• _Work instruction_
Set down every record once more, exactly as given.

(Records from a data source)

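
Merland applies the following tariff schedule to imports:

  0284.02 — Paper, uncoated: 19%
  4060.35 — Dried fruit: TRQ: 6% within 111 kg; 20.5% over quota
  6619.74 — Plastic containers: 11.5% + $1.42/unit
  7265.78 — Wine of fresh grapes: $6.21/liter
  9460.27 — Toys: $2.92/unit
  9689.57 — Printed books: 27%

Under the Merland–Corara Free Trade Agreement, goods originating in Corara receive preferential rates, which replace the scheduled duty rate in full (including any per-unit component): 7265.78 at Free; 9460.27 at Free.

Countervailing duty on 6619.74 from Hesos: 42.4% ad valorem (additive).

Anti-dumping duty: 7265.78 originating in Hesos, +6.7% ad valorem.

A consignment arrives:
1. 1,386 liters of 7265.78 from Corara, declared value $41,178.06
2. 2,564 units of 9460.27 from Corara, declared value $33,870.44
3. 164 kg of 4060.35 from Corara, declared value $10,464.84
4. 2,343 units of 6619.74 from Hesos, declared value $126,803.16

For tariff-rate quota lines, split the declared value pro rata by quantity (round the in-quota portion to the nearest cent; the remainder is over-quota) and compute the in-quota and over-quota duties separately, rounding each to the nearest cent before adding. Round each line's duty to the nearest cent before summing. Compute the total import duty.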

• _Answer space_
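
Merland applies the following tariff schedule to imports:

  0284.02 — Paper, uncoated: 19%
  4060.35 — Dried fruit: TRQ: 6% within 111 kg; 20.5% over quota
  6619.74 — Plastic containers: 11.5% + $1.42/unit
  7265.78 — Wine of fresh grapes: $6.21/liter
  9460.27 — Toys: $2.92/unit
  9689.57 — Printed books: 27%

Under the Merland–Corara Free Trade Agreement, goods originating in Corara receive preferential rates, which replace the scheduled duty rate in full (including any per-unit component): 7265.78 at Free; 9460.27 at Free.

Countervailing duty on 6619.74 from Hesos: 42.4% ad valorem (additive).

Anti-dumping duty: 7265.78 originating in Hesos, +6.7% ad valorem.

A consignment arrives:
1. 1,386 liters of 7265.78 from Corara, declared value $41,178.06
2. 2,564 units of 9460.27 from Corara, declared value $33,870.44
3. 164 kg of 4060.35 from Corara, declared value $10,464.84
4. 2,343 units of 6619.74 from Hesos, declared value $126,803.16

For tariff-rate quota lines, split the declared value pro rata by quantity (round the in-quota portion to the nearest cent; the remainder is over-quota) and compute the in-quota and over-quota duties separately, rounding each to the nearest cent before adding. Round each line's duty to the nearest cent before summing. Compute the total import duty.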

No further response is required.